══ EXTRACTED RECORDS

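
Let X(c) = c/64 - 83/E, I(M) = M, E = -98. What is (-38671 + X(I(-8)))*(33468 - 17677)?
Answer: -239371805459/392 ≈ -6.1064e+8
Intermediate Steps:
X(c) = 83/98 + c/64 (X(c) = c/64 - 83/(-98) = c*(1/64) - 83*(-1/98) = c/64 + 83/98 = 83/98 + c/64)
(-38671 + X(I(-8)))*(33468 - 17677) = (-38671 + (83/98 + (1/64)*(-8)))*(33468 - 17677) = (-38671 + (83/98 - 1/8))*15791 = (-38671 + 283/392)*15791 = -15158749/392*15791 = -239371805459/392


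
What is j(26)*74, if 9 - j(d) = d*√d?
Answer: 666 - 1924*√26 ≈ -9144.5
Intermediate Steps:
j(d) = 9 - d^(3/2) (j(d) = 9 - d*√d = 9 - d^(3/2))
j(26)*74 = (9 - 26^(3/2))*74 = (9 - 26*√26)*74 = 666 - 1924*√26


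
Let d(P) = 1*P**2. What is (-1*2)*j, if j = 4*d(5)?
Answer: -200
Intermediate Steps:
d(P) = P**2
j = 100 (j = 4*5**2 = 4*25 = 100)
(-1*2)*j = -1*2*100 = -2*100 = -200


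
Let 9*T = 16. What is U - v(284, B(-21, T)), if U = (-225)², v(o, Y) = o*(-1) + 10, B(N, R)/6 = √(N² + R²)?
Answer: 50899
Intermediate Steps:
T = 16/9 (T = (⅑)*16 = 16/9 ≈ 1.7778)
B(N, R) = 6*√(N² + R²)
v(o, Y) = 10 - o (v(o, Y) = -o + 10 = 10 - o)
U = 50625
U - v(284, B(-21, T)) = 50625 - (10 - 1*284) = 50625 - (10 - 284) = 50625 - 1*(-274) = 50625 + 274 = 50899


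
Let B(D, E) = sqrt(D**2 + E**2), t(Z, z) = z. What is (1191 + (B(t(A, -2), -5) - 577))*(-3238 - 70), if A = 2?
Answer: -2031112 - 3308*sqrt(29) ≈ -2.0489e+6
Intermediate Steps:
(1191 + (B(t(A, -2), -5) - 577))*(-3238 - 70) = (1191 + (sqrt((-2)**2 + (-5)**2) - 577))*(-3238 - 70) = (1191 + (sqrt(4 + 25) - 577))*(-3308) = (1191 + (sqrt(29) - 577))*(-3308) = (1191 + (-577 + sqrt(29)))*(-3308) = (614 + sqrt(29))*(-3308) = -2031112 - 3308*sqrt(29)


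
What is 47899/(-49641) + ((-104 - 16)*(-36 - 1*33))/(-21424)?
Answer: -179651957/132938598 ≈ -1.3514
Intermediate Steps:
47899/(-49641) + ((-104 - 16)*(-36 - 1*33))/(-21424) = 47899*(-1/49641) - 120*(-36 - 33)*(-1/21424) = -47899/49641 - 120*(-69)*(-1/21424) = -47899/49641 + 8280*(-1/21424) = -47899/49641 - 1035/2678 = -179651957/132938598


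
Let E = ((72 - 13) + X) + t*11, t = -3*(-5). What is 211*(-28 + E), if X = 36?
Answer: 48952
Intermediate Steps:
t = 15
E = 260 (E = ((72 - 13) + 36) + 15*11 = (59 + 36) + 165 = 95 + 165 = 260)
211*(-28 + E) = 211*(-28 + 260) = 211*232 = 48952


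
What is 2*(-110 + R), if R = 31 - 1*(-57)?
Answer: -44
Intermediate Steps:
R = 88 (R = 31 + 57 = 88)
2*(-110 + R) = 2*(-110 + 88) = 2*(-22) = -44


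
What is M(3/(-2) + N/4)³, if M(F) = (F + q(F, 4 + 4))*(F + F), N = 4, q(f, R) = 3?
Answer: -125/8 ≈ -15.625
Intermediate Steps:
M(F) = 2*F*(3 + F) (M(F) = (F + 3)*(F + F) = (3 + F)*(2*F) = 2*F*(3 + F))
M(3/(-2) + N/4)³ = (2*(3/(-2) + 4/4)*(3 + (3/(-2) + 4/4)))³ = (2*(3*(-½) + 4*(¼))*(3 + (3*(-½) + 4*(¼))))³ = (2*(-3/2 + 1)*(3 + (-3/2 + 1)))³ = (2*(-½)*(3 - ½))³ = (2*(-½)*(5/2))³ = (-5/2)³ = -125/8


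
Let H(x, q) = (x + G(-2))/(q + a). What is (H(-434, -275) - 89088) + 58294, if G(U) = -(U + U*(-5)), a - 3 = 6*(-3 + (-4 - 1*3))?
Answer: -5111583/166 ≈ -30793.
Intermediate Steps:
a = -57 (a = 3 + 6*(-3 + (-4 - 1*3)) = 3 + 6*(-3 + (-4 - 3)) = 3 + 6*(-3 - 7) = 3 + 6*(-10) = 3 - 60 = -57)
G(U) = 4*U (G(U) = -(U - 5*U) = -(-4)*U = 4*U)
H(x, q) = (-8 + x)/(-57 + q) (H(x, q) = (x + 4*(-2))/(q - 57) = (x - 8)/(-57 + q) = (-8 + x)/(-57 + q))
(H(-434, -275) - 89088) + 58294 = ((-8 - 434)/(-57 - 275) - 89088) + 58294 = (-442/(-332) - 89088) + 58294 = (-1/332*(-442) - 89088) + 58294 = (221/166 - 89088) + 58294 = -14788387/166 + 58294 = -5111583/166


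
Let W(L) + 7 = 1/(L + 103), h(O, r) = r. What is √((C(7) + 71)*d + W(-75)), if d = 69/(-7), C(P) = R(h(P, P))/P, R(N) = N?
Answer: I*√140469/14 ≈ 26.771*I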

════

> [YOUR GOAL]:
A word-for-word copy of the lines above from the one with "Let d(P) = 1*P**2." through the one with "Answer: -2031112 - 3308*sqrt(29) ≈ -2.0489e+6", inclusive, is the only output wanted.

> [TASK OUTPUT]:
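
Let d(P) = 1*P**2. What is (-1*2)*j, if j = 4*d(5)?
Answer: -200
Intermediate Steps:
d(P) = P**2
j = 100 (j = 4*5**2 = 4*25 = 100)
(-1*2)*j = -1*2*100 = -2*100 = -200


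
Let 9*T = 16. What is U - v(284, B(-21, T)), if U = (-225)², v(o, Y) = o*(-1) + 10, B(N, R)/6 = √(N² + R²)?
Answer: 50899
Intermediate Steps:
T = 16/9 (T = (⅑)*16 = 16/9 ≈ 1.7778)
B(N, R) = 6*√(N² + R²)
v(o, Y) = 10 - o (v(o, Y) = -o + 10 = 10 - o)
U = 50625
U - v(284, B(-21, T)) = 50625 - (10 - 1*284) = 50625 - (10 - 284) = 50625 - 1*(-274) = 50625 + 274 = 50899


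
Let B(D, E) = sqrt(D**2 + E**2), t(Z, z) = z. What is (1191 + (B(t(A, -2), -5) - 577))*(-3238 - 70), if A = 2?
Answer: -2031112 - 3308*sqrt(29) ≈ -2.0489e+6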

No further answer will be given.